Provided entries

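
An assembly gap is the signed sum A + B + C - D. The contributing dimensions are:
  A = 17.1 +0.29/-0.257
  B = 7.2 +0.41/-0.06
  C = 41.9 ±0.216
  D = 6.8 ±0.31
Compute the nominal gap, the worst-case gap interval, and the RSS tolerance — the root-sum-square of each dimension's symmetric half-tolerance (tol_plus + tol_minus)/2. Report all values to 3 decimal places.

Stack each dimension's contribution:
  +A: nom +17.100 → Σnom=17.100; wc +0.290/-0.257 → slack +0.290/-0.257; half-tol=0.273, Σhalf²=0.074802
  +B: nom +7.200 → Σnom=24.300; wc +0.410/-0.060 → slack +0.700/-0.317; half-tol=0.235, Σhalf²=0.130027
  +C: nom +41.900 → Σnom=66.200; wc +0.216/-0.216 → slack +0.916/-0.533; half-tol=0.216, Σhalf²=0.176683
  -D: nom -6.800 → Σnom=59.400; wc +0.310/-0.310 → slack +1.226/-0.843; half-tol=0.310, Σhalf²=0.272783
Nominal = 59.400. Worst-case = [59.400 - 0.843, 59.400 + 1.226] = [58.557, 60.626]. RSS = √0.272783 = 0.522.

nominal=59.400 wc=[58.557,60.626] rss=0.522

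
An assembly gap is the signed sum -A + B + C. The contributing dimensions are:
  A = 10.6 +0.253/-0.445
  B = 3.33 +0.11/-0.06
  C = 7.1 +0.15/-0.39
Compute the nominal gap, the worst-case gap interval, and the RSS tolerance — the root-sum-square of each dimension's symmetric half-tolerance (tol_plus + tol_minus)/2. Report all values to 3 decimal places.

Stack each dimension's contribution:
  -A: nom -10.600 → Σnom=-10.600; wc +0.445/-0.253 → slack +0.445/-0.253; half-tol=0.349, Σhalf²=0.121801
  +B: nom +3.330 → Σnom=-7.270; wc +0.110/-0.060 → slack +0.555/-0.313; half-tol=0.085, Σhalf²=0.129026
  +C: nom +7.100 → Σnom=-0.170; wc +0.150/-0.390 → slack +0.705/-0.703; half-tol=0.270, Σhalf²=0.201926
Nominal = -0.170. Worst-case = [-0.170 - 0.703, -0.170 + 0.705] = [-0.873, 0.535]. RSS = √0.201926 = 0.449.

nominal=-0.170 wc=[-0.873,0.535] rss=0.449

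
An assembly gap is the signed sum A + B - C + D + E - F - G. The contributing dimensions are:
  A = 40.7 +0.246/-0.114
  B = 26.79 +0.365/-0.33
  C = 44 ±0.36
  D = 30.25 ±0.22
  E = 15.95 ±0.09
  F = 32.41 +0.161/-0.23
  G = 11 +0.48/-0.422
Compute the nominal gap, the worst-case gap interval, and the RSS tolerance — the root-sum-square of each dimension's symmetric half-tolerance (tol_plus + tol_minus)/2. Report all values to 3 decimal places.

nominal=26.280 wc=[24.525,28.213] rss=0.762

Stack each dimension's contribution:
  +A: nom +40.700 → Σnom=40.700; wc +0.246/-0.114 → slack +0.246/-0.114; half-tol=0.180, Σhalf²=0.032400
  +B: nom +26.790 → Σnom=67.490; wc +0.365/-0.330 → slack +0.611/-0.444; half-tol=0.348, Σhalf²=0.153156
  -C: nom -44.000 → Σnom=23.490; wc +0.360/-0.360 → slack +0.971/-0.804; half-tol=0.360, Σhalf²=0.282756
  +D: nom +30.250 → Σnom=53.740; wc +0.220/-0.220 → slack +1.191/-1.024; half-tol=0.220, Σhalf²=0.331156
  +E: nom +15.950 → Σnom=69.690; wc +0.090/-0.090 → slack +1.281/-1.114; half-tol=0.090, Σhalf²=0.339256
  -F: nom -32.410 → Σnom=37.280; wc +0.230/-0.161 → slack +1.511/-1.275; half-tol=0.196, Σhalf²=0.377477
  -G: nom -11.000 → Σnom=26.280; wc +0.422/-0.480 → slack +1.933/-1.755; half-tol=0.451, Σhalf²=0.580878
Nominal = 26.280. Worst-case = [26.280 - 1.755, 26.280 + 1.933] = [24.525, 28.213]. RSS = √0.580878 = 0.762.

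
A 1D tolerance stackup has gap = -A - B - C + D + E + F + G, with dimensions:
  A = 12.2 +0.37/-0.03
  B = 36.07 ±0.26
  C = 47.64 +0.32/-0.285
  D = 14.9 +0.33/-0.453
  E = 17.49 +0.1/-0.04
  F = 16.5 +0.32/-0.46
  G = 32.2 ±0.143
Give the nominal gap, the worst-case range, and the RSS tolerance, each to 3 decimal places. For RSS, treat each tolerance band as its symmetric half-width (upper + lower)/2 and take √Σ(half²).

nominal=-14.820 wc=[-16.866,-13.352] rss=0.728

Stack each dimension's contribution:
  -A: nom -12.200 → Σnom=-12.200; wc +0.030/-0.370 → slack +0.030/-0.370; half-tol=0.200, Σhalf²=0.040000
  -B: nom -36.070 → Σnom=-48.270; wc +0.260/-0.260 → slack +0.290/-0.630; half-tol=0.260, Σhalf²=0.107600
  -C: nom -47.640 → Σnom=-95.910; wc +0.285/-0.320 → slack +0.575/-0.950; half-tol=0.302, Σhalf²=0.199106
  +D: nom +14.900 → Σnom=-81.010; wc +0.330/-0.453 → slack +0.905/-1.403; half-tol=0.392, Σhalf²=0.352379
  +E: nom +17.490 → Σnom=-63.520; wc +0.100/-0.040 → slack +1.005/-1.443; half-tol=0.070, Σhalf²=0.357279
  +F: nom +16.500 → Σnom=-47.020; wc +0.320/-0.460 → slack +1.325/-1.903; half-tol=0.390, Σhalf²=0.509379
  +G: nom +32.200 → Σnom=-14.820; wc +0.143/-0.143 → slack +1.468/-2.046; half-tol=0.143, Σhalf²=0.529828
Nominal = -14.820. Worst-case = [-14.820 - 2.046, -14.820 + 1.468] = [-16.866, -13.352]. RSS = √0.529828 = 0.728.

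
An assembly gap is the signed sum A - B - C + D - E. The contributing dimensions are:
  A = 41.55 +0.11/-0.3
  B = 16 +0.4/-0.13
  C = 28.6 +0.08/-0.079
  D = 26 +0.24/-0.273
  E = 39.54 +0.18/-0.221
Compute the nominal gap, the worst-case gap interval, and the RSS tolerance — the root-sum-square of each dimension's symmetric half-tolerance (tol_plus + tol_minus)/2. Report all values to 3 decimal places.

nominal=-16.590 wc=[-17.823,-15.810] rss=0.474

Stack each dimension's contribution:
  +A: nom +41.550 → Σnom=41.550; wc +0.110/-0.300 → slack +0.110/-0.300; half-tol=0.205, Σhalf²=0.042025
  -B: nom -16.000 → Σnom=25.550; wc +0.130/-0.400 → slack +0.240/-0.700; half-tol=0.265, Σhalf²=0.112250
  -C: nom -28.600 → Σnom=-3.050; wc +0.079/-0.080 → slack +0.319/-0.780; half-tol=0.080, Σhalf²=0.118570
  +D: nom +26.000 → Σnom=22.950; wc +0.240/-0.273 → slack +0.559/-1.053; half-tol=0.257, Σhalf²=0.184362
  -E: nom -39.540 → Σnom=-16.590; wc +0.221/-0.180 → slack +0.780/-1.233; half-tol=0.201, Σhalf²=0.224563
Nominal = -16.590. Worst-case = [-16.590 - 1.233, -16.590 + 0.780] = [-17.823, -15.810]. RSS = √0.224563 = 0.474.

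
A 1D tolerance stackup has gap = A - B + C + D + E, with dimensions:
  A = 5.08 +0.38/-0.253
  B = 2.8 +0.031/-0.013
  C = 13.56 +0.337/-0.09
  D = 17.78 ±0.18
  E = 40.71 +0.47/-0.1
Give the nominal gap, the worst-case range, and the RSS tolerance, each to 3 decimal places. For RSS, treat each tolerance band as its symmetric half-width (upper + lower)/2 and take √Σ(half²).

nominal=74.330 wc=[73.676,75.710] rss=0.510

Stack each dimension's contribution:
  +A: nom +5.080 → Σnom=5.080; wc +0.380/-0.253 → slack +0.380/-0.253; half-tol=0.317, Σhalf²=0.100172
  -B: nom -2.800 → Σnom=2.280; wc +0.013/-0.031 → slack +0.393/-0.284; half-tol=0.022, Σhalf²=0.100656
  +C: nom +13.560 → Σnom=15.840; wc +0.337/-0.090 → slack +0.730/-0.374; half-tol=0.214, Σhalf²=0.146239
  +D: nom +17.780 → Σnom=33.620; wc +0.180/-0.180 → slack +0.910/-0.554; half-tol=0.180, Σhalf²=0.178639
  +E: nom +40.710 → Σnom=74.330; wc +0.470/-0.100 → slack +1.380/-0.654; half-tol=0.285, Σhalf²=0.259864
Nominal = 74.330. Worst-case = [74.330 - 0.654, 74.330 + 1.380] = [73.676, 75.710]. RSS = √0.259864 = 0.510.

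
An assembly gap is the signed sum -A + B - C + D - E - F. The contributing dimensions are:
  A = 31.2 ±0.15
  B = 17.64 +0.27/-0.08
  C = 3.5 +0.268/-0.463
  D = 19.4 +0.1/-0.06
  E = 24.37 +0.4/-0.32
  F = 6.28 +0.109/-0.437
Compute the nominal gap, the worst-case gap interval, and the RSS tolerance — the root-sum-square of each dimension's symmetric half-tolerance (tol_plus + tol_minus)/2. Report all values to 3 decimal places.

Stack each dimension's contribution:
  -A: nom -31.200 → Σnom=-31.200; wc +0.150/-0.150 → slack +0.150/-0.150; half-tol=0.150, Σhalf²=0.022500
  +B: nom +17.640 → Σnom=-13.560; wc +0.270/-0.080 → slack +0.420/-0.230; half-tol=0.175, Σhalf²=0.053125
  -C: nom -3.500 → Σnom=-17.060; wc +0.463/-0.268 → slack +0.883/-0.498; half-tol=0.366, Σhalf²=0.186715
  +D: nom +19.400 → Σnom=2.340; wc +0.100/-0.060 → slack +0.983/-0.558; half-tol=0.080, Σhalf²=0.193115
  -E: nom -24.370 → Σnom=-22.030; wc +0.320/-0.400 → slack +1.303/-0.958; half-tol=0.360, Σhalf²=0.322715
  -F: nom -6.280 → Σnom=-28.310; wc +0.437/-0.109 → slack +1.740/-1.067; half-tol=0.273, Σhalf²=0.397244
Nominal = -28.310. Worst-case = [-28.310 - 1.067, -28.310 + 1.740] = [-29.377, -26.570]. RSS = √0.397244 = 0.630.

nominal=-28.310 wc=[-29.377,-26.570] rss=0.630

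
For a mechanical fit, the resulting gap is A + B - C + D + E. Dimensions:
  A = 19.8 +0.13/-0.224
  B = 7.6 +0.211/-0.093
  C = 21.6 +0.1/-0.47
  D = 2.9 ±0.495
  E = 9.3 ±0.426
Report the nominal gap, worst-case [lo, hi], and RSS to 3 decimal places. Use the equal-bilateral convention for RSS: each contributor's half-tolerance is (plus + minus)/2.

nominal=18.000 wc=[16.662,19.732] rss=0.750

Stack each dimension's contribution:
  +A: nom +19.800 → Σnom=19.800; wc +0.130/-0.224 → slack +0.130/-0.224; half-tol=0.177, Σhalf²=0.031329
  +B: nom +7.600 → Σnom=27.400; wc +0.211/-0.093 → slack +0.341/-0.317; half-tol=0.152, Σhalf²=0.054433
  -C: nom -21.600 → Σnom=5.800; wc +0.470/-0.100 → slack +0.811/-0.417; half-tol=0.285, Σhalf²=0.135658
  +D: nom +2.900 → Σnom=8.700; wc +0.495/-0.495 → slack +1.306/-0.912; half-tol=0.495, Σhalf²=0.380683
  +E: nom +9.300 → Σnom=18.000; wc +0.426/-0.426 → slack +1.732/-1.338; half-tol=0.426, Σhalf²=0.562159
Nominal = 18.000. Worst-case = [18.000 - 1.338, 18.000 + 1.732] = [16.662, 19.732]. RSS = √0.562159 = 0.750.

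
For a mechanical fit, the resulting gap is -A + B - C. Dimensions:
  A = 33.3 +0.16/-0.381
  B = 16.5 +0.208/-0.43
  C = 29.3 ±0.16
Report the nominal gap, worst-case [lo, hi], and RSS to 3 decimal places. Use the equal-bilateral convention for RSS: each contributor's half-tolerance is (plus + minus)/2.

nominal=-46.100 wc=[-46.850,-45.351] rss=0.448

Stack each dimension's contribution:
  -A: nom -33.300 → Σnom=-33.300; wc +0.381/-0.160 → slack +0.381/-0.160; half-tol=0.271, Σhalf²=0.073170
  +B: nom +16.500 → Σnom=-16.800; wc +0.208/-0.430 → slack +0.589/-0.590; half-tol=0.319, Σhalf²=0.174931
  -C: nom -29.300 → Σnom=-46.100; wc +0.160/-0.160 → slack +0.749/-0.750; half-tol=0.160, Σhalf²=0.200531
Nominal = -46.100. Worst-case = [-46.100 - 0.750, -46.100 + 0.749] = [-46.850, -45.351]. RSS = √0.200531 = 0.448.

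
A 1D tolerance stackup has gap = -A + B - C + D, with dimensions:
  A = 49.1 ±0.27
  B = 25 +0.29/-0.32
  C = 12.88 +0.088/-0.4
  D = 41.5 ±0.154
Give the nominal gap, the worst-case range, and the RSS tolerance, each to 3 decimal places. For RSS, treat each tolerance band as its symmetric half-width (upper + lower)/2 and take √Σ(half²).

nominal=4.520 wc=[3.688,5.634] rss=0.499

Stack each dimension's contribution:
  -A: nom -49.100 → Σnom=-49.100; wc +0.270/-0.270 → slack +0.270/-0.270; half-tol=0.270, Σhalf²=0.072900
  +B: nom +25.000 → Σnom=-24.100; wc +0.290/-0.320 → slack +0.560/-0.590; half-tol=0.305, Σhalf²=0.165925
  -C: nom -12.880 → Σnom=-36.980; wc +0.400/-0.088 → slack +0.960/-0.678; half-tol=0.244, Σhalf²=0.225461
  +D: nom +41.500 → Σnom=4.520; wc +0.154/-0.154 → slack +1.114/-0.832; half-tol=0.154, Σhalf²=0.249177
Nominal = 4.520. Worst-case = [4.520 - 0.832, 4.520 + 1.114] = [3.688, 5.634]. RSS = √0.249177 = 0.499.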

Requirement
With the first line being the one containing "E = 17.49 +0.1/-0.04" and the last line the one containing "B = 16 +0.4/-0.13", transcribe exactly the lines above that fall in that range.

Your response
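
  E = 17.49 +0.1/-0.04
  F = 16.5 +0.32/-0.46
  G = 32.2 ±0.143
Give the nominal gap, the worst-case range, and the RSS tolerance, each to 3 decimal places. For RSS, treat each tolerance band as its symmetric half-width (upper + lower)/2 and take √Σ(half²).

nominal=-14.820 wc=[-16.866,-13.352] rss=0.728

Stack each dimension's contribution:
  -A: nom -12.200 → Σnom=-12.200; wc +0.030/-0.370 → slack +0.030/-0.370; half-tol=0.200, Σhalf²=0.040000
  -B: nom -36.070 → Σnom=-48.270; wc +0.260/-0.260 → slack +0.290/-0.630; half-tol=0.260, Σhalf²=0.107600
  -C: nom -47.640 → Σnom=-95.910; wc +0.285/-0.320 → slack +0.575/-0.950; half-tol=0.302, Σhalf²=0.199106
  +D: nom +14.900 → Σnom=-81.010; wc +0.330/-0.453 → slack +0.905/-1.403; half-tol=0.392, Σhalf²=0.352379
  +E: nom +17.490 → Σnom=-63.520; wc +0.100/-0.040 → slack +1.005/-1.443; half-tol=0.070, Σhalf²=0.357279
  +F: nom +16.500 → Σnom=-47.020; wc +0.320/-0.460 → slack +1.325/-1.903; half-tol=0.390, Σhalf²=0.509379
  +G: nom +32.200 → Σnom=-14.820; wc +0.143/-0.143 → slack +1.468/-2.046; half-tol=0.143, Σhalf²=0.529828
Nominal = -14.820. Worst-case = [-14.820 - 2.046, -14.820 + 1.468] = [-16.866, -13.352]. RSS = √0.529828 = 0.728.

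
An assembly gap is the signed sum A - B - C + D - E. The contributing dimensions are:
  A = 41.55 +0.11/-0.3
  B = 16 +0.4/-0.13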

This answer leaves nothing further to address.